Material shown Start Marker

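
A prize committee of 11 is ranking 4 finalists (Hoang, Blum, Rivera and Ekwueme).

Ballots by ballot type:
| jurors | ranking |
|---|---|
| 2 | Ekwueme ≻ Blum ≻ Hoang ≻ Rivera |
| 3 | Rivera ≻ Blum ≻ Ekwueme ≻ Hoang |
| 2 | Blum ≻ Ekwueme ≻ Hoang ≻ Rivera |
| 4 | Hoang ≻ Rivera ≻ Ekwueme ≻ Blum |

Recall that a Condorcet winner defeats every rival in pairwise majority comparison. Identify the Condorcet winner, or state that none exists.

Head-to-head results (11 jurors):
Hoang vs Blum: Hoang is ranked higher on 4 ballots, Blum on 7. Blum wins 7–4.
Hoang vs Rivera: Hoang is ranked higher on 2+2+4 = 8 ballots, Rivera on 3. Hoang wins 8–3.
Hoang vs Ekwueme: 4 to 7, Ekwueme.
Blum vs Rivera: Blum preferred on 2+2 = 4 ballots; Rivera wins 7–4.
Blum vs Ekwueme: Blum is ranked higher on 3+2 = 5 ballots, Ekwueme on 6. Ekwueme wins 6–5.
Rivera vs Ekwueme: Rivera preferred on 3+4 = 7 ballots; Rivera wins 7–4.
No nominee is unbeaten: Hoang loses to Blum; Blum loses to Rivera; Rivera loses to Hoang; Ekwueme loses to Rivera. In particular Hoang beats Rivera beats Blum beats Hoang is a majority cycle — no Condorcet winner exists.

none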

Material shown End Marker

Assigned task: The required output is a copy of each line in the records where the string "ranking" occurs.

Response to this task:
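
A prize committee of 11 is ranking 4 finalists (Hoang, Blum, Rivera and Ekwueme).
| jurors | ranking |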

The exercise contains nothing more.